[Saved data entries]
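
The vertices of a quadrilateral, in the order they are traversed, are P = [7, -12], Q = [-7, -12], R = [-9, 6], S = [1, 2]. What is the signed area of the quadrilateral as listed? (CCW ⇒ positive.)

-184

Apply Gauss's area formula: 2A = Σ (x_i·y_{i+1} − x_{i+1}·y_i), indices taken mod 4.
Σ = (-168) + (-150) + (-24) + (-26) = -368
Signed area = Σ/2 = -184 (negative ⇒ clockwise traversal).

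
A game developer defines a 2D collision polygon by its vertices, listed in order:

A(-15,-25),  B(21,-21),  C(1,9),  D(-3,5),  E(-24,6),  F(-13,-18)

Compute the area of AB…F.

874.5

Apply the surveyor's formula: 2A = Σ (x_i·y_{i+1} − x_{i+1}·y_i), indices taken mod 6.
Σ = (840) + (210) + (32) + (102) + (510) + (55) = 1749
Area = |Σ|/2 = 874.5.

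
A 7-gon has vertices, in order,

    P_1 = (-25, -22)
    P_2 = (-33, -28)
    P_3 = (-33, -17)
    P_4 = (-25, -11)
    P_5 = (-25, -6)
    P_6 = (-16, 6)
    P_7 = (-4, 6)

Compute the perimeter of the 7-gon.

|P_1P_2| = √((-8)² + (-6)²) = √100 = 10
|P_2P_3| = √((0)² + (11)²) = √121 = 11
|P_3P_4| = √((8)² + (6)²) = √100 = 10
|P_4P_5| = √((0)² + (5)²) = √25 = 5
|P_5P_6| = √((9)² + (12)²) = √225 = 15
|P_6P_7| = √((12)² + (0)²) = √144 = 12
|P_7P_1| = √((-21)² + (-28)²) = √1225 = 35
Perimeter = 10 + 11 + 10 + 5 + 15 + 12 + 35 = 98.

98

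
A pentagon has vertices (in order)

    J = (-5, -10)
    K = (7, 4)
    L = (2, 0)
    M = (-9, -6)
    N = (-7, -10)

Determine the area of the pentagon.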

_What you are asked to do_. Your answer must be an exact copy of every record.

_Exercise output_.
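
The vertices of a quadrilateral, in the order they are traversed, are P = [7, -12], Q = [-7, -12], R = [-9, 6], S = [1, 2]. What is the signed area of the quadrilateral as listed? (CCW ⇒ positive.)

-184

Apply Gauss's area formula: 2A = Σ (x_i·y_{i+1} − x_{i+1}·y_i), indices taken mod 4.
Σ = (-168) + (-150) + (-24) + (-26) = -368
Signed area = Σ/2 = -184 (negative ⇒ clockwise traversal).

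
A game developer defines a 2D collision polygon by its vertices, listed in order:

A(-15,-25),  B(21,-21),  C(1,9),  D(-3,5),  E(-24,6),  F(-13,-18)

Compute the area of AB…F.

874.5

Apply the surveyor's formula: 2A = Σ (x_i·y_{i+1} − x_{i+1}·y_i), indices taken mod 6.
Σ = (840) + (210) + (32) + (102) + (510) + (55) = 1749
Area = |Σ|/2 = 874.5.

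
A 7-gon has vertices, in order,

    P_1 = (-25, -22)
    P_2 = (-33, -28)
    P_3 = (-33, -17)
    P_4 = (-25, -11)
    P_5 = (-25, -6)
    P_6 = (-16, 6)
    P_7 = (-4, 6)

Compute the perimeter of the 7-gon.

|P_1P_2| = √((-8)² + (-6)²) = √100 = 10
|P_2P_3| = √((0)² + (11)²) = √121 = 11
|P_3P_4| = √((8)² + (6)²) = √100 = 10
|P_4P_5| = √((0)² + (5)²) = √25 = 5
|P_5P_6| = √((9)² + (12)²) = √225 = 15
|P_6P_7| = √((12)² + (0)²) = √144 = 12
|P_7P_1| = √((-21)² + (-28)²) = √1225 = 35
Perimeter = 10 + 11 + 10 + 5 + 15 + 12 + 35 = 98.

98

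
A pentagon has vertices (in order)

    J = (-5, -10)
    K = (7, 4)
    L = (2, 0)
    M = (-9, -6)
    N = (-7, -10)

Determine the area of the pentagon.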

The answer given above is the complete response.